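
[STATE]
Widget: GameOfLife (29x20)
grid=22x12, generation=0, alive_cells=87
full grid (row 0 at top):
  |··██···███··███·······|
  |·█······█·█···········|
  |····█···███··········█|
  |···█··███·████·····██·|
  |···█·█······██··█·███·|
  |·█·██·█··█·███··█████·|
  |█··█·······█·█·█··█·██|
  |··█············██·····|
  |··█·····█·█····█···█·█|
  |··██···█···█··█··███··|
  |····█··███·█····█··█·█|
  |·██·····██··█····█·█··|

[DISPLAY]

Gen: 0                       
··██···███··███·······       
·█······█·█···········       
····█···███··········█       
···█··███·████·····██·       
···█·█······██··█·███·       
·█·██·█··█·███··█████·       
█··█·······█·█·█··█·██       
··█············██·····       
··█·····█·█····█···█·█       
··██···█···█··█··███··       
····█··███·█····█··█·█       
·██·····██··█····█·█··       
                             
                             
                             
                             
                             
                             
                             


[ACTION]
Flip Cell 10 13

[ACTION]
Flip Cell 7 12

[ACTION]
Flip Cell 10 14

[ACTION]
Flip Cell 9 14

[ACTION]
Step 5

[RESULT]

Gen: 5                       
·············█········       
·············█········       
···········███········       
··█·█··········██·····       
·█··█·····█··█···█····       
··█·█·······███··█····       
···················██·       
···············███·█··       
········██··█·█····██·       
·······█·█··█····█·██·       
·······█····███···███·       
········███···········       
                             
                             
                             
                             
                             
                             
                             


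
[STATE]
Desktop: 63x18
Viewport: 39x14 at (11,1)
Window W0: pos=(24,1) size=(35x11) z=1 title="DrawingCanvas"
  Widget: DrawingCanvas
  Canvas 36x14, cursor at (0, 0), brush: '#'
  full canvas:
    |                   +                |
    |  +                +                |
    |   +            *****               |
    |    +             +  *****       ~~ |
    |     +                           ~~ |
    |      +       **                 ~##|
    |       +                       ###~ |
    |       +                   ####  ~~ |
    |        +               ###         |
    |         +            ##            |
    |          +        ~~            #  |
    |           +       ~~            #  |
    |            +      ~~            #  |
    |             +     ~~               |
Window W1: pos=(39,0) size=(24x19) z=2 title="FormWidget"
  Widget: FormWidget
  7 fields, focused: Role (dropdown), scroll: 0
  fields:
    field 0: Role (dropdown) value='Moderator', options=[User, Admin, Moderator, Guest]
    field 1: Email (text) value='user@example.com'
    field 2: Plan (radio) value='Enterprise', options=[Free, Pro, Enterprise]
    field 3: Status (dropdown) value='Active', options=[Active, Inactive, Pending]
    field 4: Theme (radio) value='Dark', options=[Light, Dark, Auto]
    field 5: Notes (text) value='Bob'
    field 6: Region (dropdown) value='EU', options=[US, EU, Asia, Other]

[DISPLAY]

             ┏━━━━━━━━━━━━━━┃ FormWidge
             ┃ DrawingCanvas┠──────────
             ┠──────────────┃> Role:   
             ┃+             ┃  Email:  
             ┃  +           ┃  Plan:   
             ┃   +          ┃  Status: 
             ┃    +         ┃  Theme:  
             ┃     +        ┃  Notes:  
             ┃      +       ┃  Region: 
             ┃       +      ┃          
             ┗━━━━━━━━━━━━━━┃          
                            ┃          
                            ┃          
                            ┃          


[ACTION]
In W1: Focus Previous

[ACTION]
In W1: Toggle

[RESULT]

             ┏━━━━━━━━━━━━━━┃ FormWidge
             ┃ DrawingCanvas┠──────────
             ┠──────────────┃  Role:   
             ┃+             ┃  Email:  
             ┃  +           ┃  Plan:   
             ┃   +          ┃  Status: 
             ┃    +         ┃  Theme:  
             ┃     +        ┃  Notes:  
             ┃      +       ┃> Region: 
             ┃       +      ┃          
             ┗━━━━━━━━━━━━━━┃          
                            ┃          
                            ┃          
                            ┃          


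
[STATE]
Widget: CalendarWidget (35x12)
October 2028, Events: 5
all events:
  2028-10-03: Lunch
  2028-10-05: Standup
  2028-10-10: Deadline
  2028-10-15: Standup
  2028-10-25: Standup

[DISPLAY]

            October 2028           
Mo Tu We Th Fr Sa Su               
                   1               
 2  3*  4  5*  6  7  8             
 9 10* 11 12 13 14 15*             
16 17 18 19 20 21 22               
23 24 25* 26 27 28 29              
30 31                              
                                   
                                   
                                   
                                   


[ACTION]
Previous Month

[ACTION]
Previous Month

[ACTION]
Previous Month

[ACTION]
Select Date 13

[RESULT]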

Exercise directions
Restate all the material exactly, word for word.

Answer to the exercise
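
[STATE]
Widget: GameOfLife (29x20)
grid=22x12, generation=0, alive_cells=87
full grid (row 0 at top):
  |··██···███··███·······|
  |·█······█·█···········|
  |····█···███··········█|
  |···█··███·████·····██·|
  |···█·█······██··█·███·|
  |·█·██·█··█·███··█████·|
  |█··█·······█·█·█··█·██|
  |··█············██·····|
  |··█·····█·█····█···█·█|
  |··██···█···█··█··███··|
  |····█··███·█····█··█·█|
  |·██·····██··█····█·█··|

[DISPLAY]

Gen: 0                       
··██···███··███·······       
·█······█·█···········       
····█···███··········█       
···█··███·████·····██·       
···█·█······██··█·███·       
·█·██·█··█·███··█████·       
█··█·······█·█·█··█·██       
··█············██·····       
··█·····█·█····█···█·█       
··██···█···█··█··███··       
····█··███·█····█··█·█       
·██·····██··█····█·█··       
                             
                             
                             
                             
                             
                             
                             


[ACTION]
Flip Cell 10 13

[ACTION]
Flip Cell 7 12

[ACTION]
Flip Cell 10 14

[ACTION]
Flip Cell 9 14

[ACTION]
Step 5

[RESULT]

Gen: 5                       
·············█········       
·············█········       
···········███········       
··█·█··········██·····       
·█··█·····█··█···█····       
··█·█·······███··█····       
···················██·       
···············███·█··       
········██··█·█····██·       
·······█·█··█····█·██·       
·······█····███···███·       
········███···········       
                             
                             
                             
                             
                             
                             
                             


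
[STATE]
Desktop: 63x18
Viewport: 39x14 at (11,1)
Window W0: pos=(24,1) size=(35x11) z=1 title="DrawingCanvas"
  Widget: DrawingCanvas
  Canvas 36x14, cursor at (0, 0), brush: '#'
  full canvas:
    |                   +                |
    |  +                +                |
    |   +            *****               |
    |    +             +  *****       ~~ |
    |     +                           ~~ |
    |      +       **                 ~##|
    |       +                       ###~ |
    |       +                   ####  ~~ |
    |        +               ###         |
    |         +            ##            |
    |          +        ~~            #  |
    |           +       ~~            #  |
    |            +      ~~            #  |
    |             +     ~~               |
Window W1: pos=(39,0) size=(24x19) z=2 title="FormWidget"
  Widget: FormWidget
  7 fields, focused: Role (dropdown), scroll: 0
  fields:
    field 0: Role (dropdown) value='Moderator', options=[User, Admin, Moderator, Guest]
    field 1: Email (text) value='user@example.com'
    field 2: Plan (radio) value='Enterprise', options=[Free, Pro, Enterprise]
    field 3: Status (dropdown) value='Active', options=[Active, Inactive, Pending]
    field 4: Theme (radio) value='Dark', options=[Light, Dark, Auto]
    field 5: Notes (text) value='Bob'
    field 6: Region (dropdown) value='EU', options=[US, EU, Asia, Other]

[DISPLAY]

             ┏━━━━━━━━━━━━━━┃ FormWidge
             ┃ DrawingCanvas┠──────────
             ┠──────────────┃> Role:   
             ┃+             ┃  Email:  
             ┃  +           ┃  Plan:   
             ┃   +          ┃  Status: 
             ┃    +         ┃  Theme:  
             ┃     +        ┃  Notes:  
             ┃      +       ┃  Region: 
             ┃       +      ┃          
             ┗━━━━━━━━━━━━━━┃          
                            ┃          
                            ┃          
                            ┃          


[ACTION]
In W1: Focus Previous

[ACTION]
In W1: Toggle

[RESULT]

             ┏━━━━━━━━━━━━━━┃ FormWidge
             ┃ DrawingCanvas┠──────────
             ┠──────────────┃  Role:   
             ┃+             ┃  Email:  
             ┃  +           ┃  Plan:   
             ┃   +          ┃  Status: 
             ┃    +         ┃  Theme:  
             ┃     +        ┃  Notes:  
             ┃      +       ┃> Region: 
             ┃       +      ┃          
             ┗━━━━━━━━━━━━━━┃          
                            ┃          
                            ┃          
                            ┃          


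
[STATE]
Widget: CalendarWidget (35x12)
October 2028, Events: 5
all events:
  2028-10-03: Lunch
  2028-10-05: Standup
  2028-10-10: Deadline
  2028-10-15: Standup
  2028-10-25: Standup

[DISPLAY]

            October 2028           
Mo Tu We Th Fr Sa Su               
                   1               
 2  3*  4  5*  6  7  8             
 9 10* 11 12 13 14 15*             
16 17 18 19 20 21 22               
23 24 25* 26 27 28 29              
30 31                              
                                   
                                   
                                   
                                   


[ACTION]
Previous Month

[ACTION]
Previous Month

[ACTION]
Previous Month

[ACTION]
Select Date 13

[RESULT]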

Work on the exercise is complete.